**ABOUT THIS EXERCISE**
Show each line of the data below that has the string "moves" in it.
::: RAW DATA :::
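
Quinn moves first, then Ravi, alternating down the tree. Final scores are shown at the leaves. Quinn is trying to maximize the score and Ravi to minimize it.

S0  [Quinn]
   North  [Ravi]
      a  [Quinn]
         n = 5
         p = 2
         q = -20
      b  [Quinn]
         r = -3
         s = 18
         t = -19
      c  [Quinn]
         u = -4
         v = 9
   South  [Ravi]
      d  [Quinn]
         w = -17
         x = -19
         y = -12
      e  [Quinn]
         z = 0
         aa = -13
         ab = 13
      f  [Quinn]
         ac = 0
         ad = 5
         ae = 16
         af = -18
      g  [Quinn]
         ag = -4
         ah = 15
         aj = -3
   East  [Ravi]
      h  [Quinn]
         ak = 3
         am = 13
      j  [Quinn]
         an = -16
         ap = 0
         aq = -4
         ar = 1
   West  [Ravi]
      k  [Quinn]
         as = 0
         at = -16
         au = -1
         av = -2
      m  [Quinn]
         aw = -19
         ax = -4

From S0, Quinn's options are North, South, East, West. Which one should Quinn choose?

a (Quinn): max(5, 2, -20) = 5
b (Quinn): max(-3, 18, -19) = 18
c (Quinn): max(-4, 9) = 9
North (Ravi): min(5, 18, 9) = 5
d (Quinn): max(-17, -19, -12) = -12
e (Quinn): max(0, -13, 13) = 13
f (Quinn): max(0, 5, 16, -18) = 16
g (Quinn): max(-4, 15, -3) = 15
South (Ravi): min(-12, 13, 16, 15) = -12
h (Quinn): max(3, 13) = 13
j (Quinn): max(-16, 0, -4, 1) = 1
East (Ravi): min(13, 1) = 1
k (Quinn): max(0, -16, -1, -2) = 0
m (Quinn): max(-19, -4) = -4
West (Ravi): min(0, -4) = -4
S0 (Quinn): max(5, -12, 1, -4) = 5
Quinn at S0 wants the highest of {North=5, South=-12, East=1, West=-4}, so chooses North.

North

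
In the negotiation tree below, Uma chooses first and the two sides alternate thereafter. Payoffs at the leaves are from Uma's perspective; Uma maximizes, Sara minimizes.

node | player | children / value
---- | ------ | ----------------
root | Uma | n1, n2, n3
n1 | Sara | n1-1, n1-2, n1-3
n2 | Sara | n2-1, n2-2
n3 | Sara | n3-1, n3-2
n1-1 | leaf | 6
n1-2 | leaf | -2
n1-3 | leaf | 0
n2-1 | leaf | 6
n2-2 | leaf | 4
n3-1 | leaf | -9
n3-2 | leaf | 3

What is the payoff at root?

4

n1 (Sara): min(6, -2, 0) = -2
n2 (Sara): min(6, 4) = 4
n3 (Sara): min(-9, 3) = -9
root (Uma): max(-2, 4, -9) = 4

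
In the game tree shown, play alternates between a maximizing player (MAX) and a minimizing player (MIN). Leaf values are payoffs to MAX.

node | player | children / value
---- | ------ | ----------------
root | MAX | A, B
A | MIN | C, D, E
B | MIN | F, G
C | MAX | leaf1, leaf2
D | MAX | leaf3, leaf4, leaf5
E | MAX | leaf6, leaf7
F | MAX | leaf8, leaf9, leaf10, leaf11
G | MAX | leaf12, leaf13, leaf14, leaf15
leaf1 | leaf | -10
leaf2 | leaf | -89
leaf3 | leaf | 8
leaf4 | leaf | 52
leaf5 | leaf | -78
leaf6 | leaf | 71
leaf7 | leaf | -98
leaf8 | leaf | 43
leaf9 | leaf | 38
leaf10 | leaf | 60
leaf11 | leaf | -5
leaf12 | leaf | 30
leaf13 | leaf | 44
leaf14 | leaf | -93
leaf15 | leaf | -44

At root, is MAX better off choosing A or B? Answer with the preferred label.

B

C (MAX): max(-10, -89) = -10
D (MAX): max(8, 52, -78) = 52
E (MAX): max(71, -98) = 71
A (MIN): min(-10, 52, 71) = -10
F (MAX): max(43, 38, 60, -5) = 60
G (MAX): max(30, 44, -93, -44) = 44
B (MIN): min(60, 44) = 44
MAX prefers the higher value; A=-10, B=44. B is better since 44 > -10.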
:::
::: RAW DATA :::
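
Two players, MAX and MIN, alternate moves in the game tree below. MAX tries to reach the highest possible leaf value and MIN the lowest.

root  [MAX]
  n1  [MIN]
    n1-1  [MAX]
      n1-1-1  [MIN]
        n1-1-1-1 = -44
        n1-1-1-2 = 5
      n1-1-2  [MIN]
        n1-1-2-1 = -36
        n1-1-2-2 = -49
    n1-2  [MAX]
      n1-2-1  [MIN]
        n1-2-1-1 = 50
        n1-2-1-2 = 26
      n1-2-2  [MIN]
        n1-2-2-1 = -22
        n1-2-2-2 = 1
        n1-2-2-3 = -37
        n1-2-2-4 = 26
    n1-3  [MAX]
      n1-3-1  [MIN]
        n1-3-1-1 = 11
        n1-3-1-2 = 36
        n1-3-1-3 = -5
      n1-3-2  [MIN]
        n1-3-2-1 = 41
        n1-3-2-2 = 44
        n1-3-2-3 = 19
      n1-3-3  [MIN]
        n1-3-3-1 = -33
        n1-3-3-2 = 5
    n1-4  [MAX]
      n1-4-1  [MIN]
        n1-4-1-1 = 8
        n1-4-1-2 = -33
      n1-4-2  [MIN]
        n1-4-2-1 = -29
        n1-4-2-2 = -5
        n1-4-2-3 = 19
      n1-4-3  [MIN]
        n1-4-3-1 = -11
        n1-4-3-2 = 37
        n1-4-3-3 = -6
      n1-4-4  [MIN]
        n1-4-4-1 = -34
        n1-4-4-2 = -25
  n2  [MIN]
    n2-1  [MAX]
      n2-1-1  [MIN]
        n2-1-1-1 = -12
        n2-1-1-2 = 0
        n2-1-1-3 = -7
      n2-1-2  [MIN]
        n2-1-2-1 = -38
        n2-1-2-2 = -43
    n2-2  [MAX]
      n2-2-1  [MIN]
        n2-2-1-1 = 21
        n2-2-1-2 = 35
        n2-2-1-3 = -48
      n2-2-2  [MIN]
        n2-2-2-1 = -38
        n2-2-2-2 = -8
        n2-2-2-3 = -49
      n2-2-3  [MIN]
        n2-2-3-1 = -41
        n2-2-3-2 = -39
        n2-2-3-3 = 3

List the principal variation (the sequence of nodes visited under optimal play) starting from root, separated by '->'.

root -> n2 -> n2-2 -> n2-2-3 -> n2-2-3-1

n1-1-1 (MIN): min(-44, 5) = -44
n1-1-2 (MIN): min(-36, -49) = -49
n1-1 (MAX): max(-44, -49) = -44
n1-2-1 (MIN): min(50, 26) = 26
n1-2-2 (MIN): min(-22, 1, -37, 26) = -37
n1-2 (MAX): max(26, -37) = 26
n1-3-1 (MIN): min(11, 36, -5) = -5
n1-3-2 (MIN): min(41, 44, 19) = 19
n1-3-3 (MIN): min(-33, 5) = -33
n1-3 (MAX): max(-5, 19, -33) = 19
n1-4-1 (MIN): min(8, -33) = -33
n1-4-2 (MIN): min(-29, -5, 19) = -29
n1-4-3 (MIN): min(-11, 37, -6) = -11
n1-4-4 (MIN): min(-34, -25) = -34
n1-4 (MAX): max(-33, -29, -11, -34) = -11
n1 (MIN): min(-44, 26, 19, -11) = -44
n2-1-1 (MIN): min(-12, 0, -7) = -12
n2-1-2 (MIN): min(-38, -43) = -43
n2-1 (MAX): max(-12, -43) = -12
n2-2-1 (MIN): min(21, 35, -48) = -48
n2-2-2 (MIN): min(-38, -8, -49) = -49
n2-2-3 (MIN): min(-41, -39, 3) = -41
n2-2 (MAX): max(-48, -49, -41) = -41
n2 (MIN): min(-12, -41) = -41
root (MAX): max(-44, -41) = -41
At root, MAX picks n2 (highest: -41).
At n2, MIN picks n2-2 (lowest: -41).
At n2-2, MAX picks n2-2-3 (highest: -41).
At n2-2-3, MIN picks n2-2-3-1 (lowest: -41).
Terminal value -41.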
:::
**SOLUTION FOR THIS TASK**
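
Quinn moves first, then Ravi, alternating down the tree. Final scores are shown at the leaves. Quinn is trying to maximize the score and Ravi to minimize it.
Two players, MAX and MIN, alternate moves in the game tree below. MAX tries to reach the highest possible leaf value and MIN the lowest.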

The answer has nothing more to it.